Work order
From the first record below to the last, retype each one exactly.

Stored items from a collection
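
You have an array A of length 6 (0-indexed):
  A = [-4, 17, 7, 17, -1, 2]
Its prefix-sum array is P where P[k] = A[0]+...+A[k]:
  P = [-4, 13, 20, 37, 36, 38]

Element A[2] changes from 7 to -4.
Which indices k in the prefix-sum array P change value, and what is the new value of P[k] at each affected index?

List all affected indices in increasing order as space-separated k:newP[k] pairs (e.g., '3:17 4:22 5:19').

P[k] = A[0] + ... + A[k]
P[k] includes A[2] iff k >= 2
Affected indices: 2, 3, ..., 5; delta = -11
  P[2]: 20 + -11 = 9
  P[3]: 37 + -11 = 26
  P[4]: 36 + -11 = 25
  P[5]: 38 + -11 = 27

Answer: 2:9 3:26 4:25 5:27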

Reply to the task
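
You have an array A of length 6 (0-indexed):
  A = [-4, 17, 7, 17, -1, 2]
Its prefix-sum array is P where P[k] = A[0]+...+A[k]:
  P = [-4, 13, 20, 37, 36, 38]

Element A[2] changes from 7 to -4.
Which indices k in the prefix-sum array P change value, and what is the new value of P[k] at each affected index?

List all affected indices in increasing order as space-separated k:newP[k] pairs (e.g., '3:17 4:22 5:19').

P[k] = A[0] + ... + A[k]
P[k] includes A[2] iff k >= 2
Affected indices: 2, 3, ..., 5; delta = -11
  P[2]: 20 + -11 = 9
  P[3]: 37 + -11 = 26
  P[4]: 36 + -11 = 25
  P[5]: 38 + -11 = 27

Answer: 2:9 3:26 4:25 5:27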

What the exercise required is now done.